» **WHAT YOU ARE ASKED TO DO**: Each line below should be set down again unchanged.

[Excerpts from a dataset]
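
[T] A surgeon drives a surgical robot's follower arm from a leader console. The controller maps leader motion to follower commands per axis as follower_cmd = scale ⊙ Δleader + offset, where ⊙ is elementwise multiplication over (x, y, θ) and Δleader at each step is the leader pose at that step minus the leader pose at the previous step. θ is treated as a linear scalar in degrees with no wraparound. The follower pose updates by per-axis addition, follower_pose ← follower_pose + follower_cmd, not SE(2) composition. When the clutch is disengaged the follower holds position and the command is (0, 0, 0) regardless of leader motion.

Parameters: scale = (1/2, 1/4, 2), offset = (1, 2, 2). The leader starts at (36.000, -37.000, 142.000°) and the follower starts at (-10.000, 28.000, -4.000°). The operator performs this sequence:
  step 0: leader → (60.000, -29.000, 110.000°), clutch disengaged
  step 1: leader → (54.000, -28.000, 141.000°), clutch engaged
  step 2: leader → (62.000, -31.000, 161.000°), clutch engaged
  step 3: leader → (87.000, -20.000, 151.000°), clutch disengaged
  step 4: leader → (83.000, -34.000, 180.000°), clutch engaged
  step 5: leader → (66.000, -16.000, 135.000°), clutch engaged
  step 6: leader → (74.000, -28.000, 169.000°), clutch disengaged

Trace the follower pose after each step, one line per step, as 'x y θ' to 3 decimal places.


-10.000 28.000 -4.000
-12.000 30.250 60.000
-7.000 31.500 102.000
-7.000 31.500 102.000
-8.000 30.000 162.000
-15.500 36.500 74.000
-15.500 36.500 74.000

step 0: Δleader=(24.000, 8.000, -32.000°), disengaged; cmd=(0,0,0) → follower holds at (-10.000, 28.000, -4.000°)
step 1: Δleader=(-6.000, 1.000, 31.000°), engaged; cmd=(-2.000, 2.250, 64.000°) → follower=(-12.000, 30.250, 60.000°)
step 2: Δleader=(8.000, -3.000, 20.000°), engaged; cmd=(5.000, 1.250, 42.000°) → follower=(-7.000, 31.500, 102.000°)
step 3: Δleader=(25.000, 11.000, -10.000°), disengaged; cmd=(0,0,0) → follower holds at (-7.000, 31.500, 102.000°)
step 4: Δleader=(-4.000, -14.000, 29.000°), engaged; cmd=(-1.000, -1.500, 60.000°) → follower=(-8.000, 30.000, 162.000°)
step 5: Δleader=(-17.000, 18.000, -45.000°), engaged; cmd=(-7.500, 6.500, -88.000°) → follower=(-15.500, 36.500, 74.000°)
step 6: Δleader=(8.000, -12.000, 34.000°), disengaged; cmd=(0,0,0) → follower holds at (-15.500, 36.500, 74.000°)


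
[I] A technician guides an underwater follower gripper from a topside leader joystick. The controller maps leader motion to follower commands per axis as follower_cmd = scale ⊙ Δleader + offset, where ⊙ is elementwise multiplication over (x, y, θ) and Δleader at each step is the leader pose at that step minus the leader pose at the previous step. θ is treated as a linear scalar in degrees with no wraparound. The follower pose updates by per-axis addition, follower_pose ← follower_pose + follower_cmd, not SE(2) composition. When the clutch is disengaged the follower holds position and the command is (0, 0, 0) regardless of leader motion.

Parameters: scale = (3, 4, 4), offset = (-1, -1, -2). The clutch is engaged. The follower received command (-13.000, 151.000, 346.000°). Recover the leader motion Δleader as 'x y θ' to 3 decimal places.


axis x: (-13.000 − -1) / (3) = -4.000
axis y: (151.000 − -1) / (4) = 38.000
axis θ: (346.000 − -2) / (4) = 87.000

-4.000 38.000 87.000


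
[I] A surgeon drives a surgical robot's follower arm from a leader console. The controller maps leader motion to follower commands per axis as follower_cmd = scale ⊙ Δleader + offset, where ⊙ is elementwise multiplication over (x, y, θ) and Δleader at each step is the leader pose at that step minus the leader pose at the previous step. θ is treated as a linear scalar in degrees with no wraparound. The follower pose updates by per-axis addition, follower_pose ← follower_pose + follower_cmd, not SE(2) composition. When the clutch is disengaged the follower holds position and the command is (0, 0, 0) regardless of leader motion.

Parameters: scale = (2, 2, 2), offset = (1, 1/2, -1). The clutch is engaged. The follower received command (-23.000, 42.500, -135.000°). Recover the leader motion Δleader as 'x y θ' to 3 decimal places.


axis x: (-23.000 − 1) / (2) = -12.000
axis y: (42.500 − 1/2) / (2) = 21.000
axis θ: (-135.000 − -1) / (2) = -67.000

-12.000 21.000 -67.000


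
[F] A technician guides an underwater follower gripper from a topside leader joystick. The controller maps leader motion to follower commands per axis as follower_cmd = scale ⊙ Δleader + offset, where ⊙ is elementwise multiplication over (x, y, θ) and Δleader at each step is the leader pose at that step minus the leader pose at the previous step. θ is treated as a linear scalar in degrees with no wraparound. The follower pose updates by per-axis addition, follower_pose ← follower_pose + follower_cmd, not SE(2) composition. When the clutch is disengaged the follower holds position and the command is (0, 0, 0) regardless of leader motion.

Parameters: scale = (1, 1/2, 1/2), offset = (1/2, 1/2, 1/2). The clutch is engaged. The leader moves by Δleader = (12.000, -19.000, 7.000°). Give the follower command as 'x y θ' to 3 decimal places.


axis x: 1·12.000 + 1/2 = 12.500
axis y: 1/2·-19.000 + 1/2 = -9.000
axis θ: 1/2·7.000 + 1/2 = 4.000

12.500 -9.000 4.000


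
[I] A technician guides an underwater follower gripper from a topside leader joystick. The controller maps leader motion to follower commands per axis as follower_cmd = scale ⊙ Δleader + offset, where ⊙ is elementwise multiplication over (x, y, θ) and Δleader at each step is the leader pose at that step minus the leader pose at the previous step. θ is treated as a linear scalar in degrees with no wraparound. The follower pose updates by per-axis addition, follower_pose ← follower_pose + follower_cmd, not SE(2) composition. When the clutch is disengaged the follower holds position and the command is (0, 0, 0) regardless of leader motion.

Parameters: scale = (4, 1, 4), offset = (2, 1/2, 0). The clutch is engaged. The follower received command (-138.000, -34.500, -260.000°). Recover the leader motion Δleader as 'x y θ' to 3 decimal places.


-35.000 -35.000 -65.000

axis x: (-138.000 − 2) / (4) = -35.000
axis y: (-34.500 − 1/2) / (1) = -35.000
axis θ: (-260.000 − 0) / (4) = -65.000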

» **ANSWER SECTION**:
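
[T] A surgeon drives a surgical robot's follower arm from a leader console. The controller maps leader motion to follower commands per axis as follower_cmd = scale ⊙ Δleader + offset, where ⊙ is elementwise multiplication over (x, y, θ) and Δleader at each step is the leader pose at that step minus the leader pose at the previous step. θ is treated as a linear scalar in degrees with no wraparound. The follower pose updates by per-axis addition, follower_pose ← follower_pose + follower_cmd, not SE(2) composition. When the clutch is disengaged the follower holds position and the command is (0, 0, 0) regardless of leader motion.

Parameters: scale = (1/2, 1/4, 2), offset = (1, 2, 2). The leader starts at (36.000, -37.000, 142.000°) and the follower starts at (-10.000, 28.000, -4.000°). The operator performs this sequence:
  step 0: leader → (60.000, -29.000, 110.000°), clutch disengaged
  step 1: leader → (54.000, -28.000, 141.000°), clutch engaged
  step 2: leader → (62.000, -31.000, 161.000°), clutch engaged
  step 3: leader → (87.000, -20.000, 151.000°), clutch disengaged
  step 4: leader → (83.000, -34.000, 180.000°), clutch engaged
  step 5: leader → (66.000, -16.000, 135.000°), clutch engaged
  step 6: leader → (74.000, -28.000, 169.000°), clutch disengaged

Trace the follower pose after each step, one line per step, as 'x y θ' to 3 decimal places.


-10.000 28.000 -4.000
-12.000 30.250 60.000
-7.000 31.500 102.000
-7.000 31.500 102.000
-8.000 30.000 162.000
-15.500 36.500 74.000
-15.500 36.500 74.000

step 0: Δleader=(24.000, 8.000, -32.000°), disengaged; cmd=(0,0,0) → follower holds at (-10.000, 28.000, -4.000°)
step 1: Δleader=(-6.000, 1.000, 31.000°), engaged; cmd=(-2.000, 2.250, 64.000°) → follower=(-12.000, 30.250, 60.000°)
step 2: Δleader=(8.000, -3.000, 20.000°), engaged; cmd=(5.000, 1.250, 42.000°) → follower=(-7.000, 31.500, 102.000°)
step 3: Δleader=(25.000, 11.000, -10.000°), disengaged; cmd=(0,0,0) → follower holds at (-7.000, 31.500, 102.000°)
step 4: Δleader=(-4.000, -14.000, 29.000°), engaged; cmd=(-1.000, -1.500, 60.000°) → follower=(-8.000, 30.000, 162.000°)
step 5: Δleader=(-17.000, 18.000, -45.000°), engaged; cmd=(-7.500, 6.500, -88.000°) → follower=(-15.500, 36.500, 74.000°)
step 6: Δleader=(8.000, -12.000, 34.000°), disengaged; cmd=(0,0,0) → follower holds at (-15.500, 36.500, 74.000°)


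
[I] A technician guides an underwater follower gripper from a topside leader joystick. The controller maps leader motion to follower commands per axis as follower_cmd = scale ⊙ Δleader + offset, where ⊙ is elementwise multiplication over (x, y, θ) and Δleader at each step is the leader pose at that step minus the leader pose at the previous step. θ is treated as a linear scalar in degrees with no wraparound. The follower pose updates by per-axis addition, follower_pose ← follower_pose + follower_cmd, not SE(2) composition. When the clutch is disengaged the follower holds position and the command is (0, 0, 0) regardless of leader motion.

Parameters: scale = (3, 4, 4), offset = (-1, -1, -2). The clutch is engaged. The follower received command (-13.000, 151.000, 346.000°). Recover the leader motion Δleader as 'x y θ' to 3 decimal places.


axis x: (-13.000 − -1) / (3) = -4.000
axis y: (151.000 − -1) / (4) = 38.000
axis θ: (346.000 − -2) / (4) = 87.000

-4.000 38.000 87.000


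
[I] A surgeon drives a surgical robot's follower arm from a leader console. The controller maps leader motion to follower commands per axis as follower_cmd = scale ⊙ Δleader + offset, where ⊙ is elementwise multiplication over (x, y, θ) and Δleader at each step is the leader pose at that step minus the leader pose at the previous step. θ is treated as a linear scalar in degrees with no wraparound. The follower pose updates by per-axis addition, follower_pose ← follower_pose + follower_cmd, not SE(2) composition. When the clutch is disengaged the follower holds position and the command is (0, 0, 0) regardless of leader motion.

Parameters: scale = (2, 2, 2), offset = (1, 1/2, -1). The clutch is engaged. The follower received command (-23.000, 42.500, -135.000°). Recover the leader motion Δleader as 'x y θ' to 3 decimal places.


axis x: (-23.000 − 1) / (2) = -12.000
axis y: (42.500 − 1/2) / (2) = 21.000
axis θ: (-135.000 − -1) / (2) = -67.000

-12.000 21.000 -67.000


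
[F] A technician guides an underwater follower gripper from a topside leader joystick. The controller maps leader motion to follower commands per axis as follower_cmd = scale ⊙ Δleader + offset, where ⊙ is elementwise multiplication over (x, y, θ) and Δleader at each step is the leader pose at that step minus the leader pose at the previous step. θ is treated as a linear scalar in degrees with no wraparound. The follower pose updates by per-axis addition, follower_pose ← follower_pose + follower_cmd, not SE(2) composition. When the clutch is disengaged the follower holds position and the command is (0, 0, 0) regardless of leader motion.

Parameters: scale = (1, 1/2, 1/2), offset = (1/2, 1/2, 1/2). The clutch is engaged. The leader moves by Δleader = (12.000, -19.000, 7.000°). Give the follower command as 'x y θ' to 3 decimal places.


axis x: 1·12.000 + 1/2 = 12.500
axis y: 1/2·-19.000 + 1/2 = -9.000
axis θ: 1/2·7.000 + 1/2 = 4.000

12.500 -9.000 4.000


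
[I] A technician guides an underwater follower gripper from a topside leader joystick. The controller maps leader motion to follower commands per axis as follower_cmd = scale ⊙ Δleader + offset, where ⊙ is elementwise multiplication over (x, y, θ) and Δleader at each step is the leader pose at that step minus the leader pose at the previous step. θ is treated as a linear scalar in degrees with no wraparound. The follower pose updates by per-axis addition, follower_pose ← follower_pose + follower_cmd, not SE(2) composition. When the clutch is disengaged the follower holds position and the command is (0, 0, 0) regardless of leader motion.

Parameters: scale = (4, 1, 4), offset = (2, 1/2, 0). The clutch is engaged. The follower received command (-138.000, -34.500, -260.000°). Recover the leader motion Δleader as 'x y θ' to 3 decimal places.


-35.000 -35.000 -65.000

axis x: (-138.000 − 2) / (4) = -35.000
axis y: (-34.500 − 1/2) / (1) = -35.000
axis θ: (-260.000 − 0) / (4) = -65.000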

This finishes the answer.